**Exercise brief**
Starting at the line that contains "Answer: $-55$", print every remaining line of the entries, unchanged, and output nothing more.

**Data**
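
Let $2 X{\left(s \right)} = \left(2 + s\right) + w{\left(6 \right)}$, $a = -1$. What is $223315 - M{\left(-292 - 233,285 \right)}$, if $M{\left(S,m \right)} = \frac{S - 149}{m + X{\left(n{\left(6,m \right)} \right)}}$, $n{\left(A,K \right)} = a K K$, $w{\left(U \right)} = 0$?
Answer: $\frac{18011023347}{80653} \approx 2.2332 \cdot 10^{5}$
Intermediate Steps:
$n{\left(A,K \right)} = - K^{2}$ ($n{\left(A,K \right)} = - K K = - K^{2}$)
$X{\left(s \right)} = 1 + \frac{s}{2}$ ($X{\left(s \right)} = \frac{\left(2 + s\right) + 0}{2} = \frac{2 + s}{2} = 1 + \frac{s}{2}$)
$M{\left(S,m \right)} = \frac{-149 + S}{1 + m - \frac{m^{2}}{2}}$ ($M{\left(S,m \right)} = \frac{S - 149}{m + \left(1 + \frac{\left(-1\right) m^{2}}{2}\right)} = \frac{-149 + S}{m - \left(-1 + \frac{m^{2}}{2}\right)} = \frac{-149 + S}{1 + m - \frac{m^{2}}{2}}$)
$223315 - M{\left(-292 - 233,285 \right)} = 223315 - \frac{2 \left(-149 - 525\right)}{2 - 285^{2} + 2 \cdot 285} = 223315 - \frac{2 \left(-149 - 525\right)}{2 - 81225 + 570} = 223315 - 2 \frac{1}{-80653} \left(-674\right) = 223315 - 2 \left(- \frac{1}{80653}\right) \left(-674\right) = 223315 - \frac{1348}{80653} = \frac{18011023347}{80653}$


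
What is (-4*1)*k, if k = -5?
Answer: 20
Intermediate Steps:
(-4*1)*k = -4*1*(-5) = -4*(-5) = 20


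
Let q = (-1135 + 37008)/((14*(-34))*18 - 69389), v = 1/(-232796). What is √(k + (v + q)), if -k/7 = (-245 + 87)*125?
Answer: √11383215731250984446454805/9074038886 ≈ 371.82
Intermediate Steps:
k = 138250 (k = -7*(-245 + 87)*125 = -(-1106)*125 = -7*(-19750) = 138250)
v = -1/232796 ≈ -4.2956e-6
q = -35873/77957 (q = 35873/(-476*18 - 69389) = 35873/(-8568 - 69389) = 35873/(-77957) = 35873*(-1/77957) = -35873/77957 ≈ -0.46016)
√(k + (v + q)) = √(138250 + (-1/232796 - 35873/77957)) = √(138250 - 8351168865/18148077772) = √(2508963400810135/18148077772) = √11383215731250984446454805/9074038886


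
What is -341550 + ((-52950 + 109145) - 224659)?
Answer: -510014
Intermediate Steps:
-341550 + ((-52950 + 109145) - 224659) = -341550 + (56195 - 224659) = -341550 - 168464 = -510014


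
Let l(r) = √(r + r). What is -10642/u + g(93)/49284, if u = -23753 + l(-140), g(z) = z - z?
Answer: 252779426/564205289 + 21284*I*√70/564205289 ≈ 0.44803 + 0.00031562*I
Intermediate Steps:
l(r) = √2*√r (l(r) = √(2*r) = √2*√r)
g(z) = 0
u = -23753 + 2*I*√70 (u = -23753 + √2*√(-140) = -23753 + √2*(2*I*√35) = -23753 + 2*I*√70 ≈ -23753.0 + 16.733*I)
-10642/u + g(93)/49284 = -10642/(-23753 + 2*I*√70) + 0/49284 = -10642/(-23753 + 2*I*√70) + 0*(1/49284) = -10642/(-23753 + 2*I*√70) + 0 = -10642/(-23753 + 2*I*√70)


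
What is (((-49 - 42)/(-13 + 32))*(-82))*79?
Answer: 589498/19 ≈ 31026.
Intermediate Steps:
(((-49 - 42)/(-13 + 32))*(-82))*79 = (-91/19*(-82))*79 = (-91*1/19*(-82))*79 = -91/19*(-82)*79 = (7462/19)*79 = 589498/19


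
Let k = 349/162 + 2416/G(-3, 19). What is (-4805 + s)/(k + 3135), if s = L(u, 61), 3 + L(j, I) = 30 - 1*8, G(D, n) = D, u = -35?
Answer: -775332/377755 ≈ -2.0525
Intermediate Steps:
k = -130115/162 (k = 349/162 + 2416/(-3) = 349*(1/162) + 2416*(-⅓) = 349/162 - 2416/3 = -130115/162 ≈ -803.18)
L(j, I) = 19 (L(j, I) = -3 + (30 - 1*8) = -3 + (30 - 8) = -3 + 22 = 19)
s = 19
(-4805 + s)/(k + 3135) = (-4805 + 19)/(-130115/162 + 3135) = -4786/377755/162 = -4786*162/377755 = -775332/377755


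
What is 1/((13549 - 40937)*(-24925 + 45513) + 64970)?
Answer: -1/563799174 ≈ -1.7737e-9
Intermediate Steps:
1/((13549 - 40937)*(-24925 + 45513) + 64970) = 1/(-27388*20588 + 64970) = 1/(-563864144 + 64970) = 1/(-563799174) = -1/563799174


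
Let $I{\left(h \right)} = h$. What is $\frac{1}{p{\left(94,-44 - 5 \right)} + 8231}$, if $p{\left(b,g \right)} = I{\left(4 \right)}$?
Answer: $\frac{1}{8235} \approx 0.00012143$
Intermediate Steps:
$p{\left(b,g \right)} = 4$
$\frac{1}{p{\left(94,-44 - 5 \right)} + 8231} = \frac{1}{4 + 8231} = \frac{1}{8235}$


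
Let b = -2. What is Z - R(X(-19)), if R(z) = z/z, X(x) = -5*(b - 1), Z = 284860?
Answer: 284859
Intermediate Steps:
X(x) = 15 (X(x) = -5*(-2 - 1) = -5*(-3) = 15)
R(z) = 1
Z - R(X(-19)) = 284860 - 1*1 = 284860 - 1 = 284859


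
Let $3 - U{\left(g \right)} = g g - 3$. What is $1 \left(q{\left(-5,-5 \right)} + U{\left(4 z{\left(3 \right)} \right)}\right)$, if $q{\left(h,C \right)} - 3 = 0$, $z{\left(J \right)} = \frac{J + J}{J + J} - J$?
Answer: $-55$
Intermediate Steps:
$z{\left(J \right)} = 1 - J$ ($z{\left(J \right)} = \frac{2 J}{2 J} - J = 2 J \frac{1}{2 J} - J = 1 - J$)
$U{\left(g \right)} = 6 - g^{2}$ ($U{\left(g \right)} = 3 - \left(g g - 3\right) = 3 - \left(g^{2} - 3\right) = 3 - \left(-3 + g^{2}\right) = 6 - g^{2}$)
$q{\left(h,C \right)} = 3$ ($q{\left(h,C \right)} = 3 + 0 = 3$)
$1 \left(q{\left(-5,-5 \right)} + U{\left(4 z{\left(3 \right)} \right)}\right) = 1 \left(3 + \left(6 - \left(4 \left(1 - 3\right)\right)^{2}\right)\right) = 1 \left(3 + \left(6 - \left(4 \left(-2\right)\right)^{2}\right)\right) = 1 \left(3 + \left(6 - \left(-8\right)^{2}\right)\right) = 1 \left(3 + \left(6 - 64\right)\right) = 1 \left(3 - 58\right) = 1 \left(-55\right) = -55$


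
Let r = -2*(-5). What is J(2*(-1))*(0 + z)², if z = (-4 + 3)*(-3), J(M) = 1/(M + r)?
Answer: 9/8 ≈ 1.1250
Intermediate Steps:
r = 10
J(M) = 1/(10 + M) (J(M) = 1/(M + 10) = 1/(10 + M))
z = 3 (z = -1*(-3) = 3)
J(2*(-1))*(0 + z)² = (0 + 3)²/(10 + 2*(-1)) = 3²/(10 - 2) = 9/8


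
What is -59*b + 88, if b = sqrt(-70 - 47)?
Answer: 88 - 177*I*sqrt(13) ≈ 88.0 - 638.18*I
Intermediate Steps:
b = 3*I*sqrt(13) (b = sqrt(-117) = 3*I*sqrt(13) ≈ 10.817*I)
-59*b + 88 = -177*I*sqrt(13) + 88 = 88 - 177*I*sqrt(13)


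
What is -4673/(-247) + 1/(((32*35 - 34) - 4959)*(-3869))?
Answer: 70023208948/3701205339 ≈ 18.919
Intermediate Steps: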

**Exercise response**
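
Answer: $-55$
Intermediate Steps:
$z{\left(J \right)} = 1 - J$ ($z{\left(J \right)} = \frac{2 J}{2 J} - J = 2 J \frac{1}{2 J} - J = 1 - J$)
$U{\left(g \right)} = 6 - g^{2}$ ($U{\left(g \right)} = 3 - \left(g g - 3\right) = 3 - \left(g^{2} - 3\right) = 3 - \left(-3 + g^{2}\right) = 6 - g^{2}$)
$q{\left(h,C \right)} = 3$ ($q{\left(h,C \right)} = 3 + 0 = 3$)
$1 \left(q{\left(-5,-5 \right)} + U{\left(4 z{\left(3 \right)} \right)}\right) = 1 \left(3 + \left(6 - \left(4 \left(1 - 3\right)\right)^{2}\right)\right) = 1 \left(3 + \left(6 - \left(4 \left(-2\right)\right)^{2}\right)\right) = 1 \left(3 + \left(6 - \left(-8\right)^{2}\right)\right) = 1 \left(3 + \left(6 - 64\right)\right) = 1 \left(3 - 58\right) = 1 \left(-55\right) = -55$


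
Let r = -2*(-5). What is J(2*(-1))*(0 + z)², if z = (-4 + 3)*(-3), J(M) = 1/(M + r)?
Answer: 9/8 ≈ 1.1250
Intermediate Steps:
r = 10
J(M) = 1/(10 + M) (J(M) = 1/(M + 10) = 1/(10 + M))
z = 3 (z = -1*(-3) = 3)
J(2*(-1))*(0 + z)² = (0 + 3)²/(10 + 2*(-1)) = 3²/(10 - 2) = 9/8


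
What is -59*b + 88, if b = sqrt(-70 - 47)?
Answer: 88 - 177*I*sqrt(13) ≈ 88.0 - 638.18*I
Intermediate Steps:
b = 3*I*sqrt(13) (b = sqrt(-117) = 3*I*sqrt(13) ≈ 10.817*I)
-59*b + 88 = -177*I*sqrt(13) + 88 = 88 - 177*I*sqrt(13)


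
What is -4673/(-247) + 1/(((32*35 - 34) - 4959)*(-3869))?
Answer: 70023208948/3701205339 ≈ 18.919
Intermediate Steps: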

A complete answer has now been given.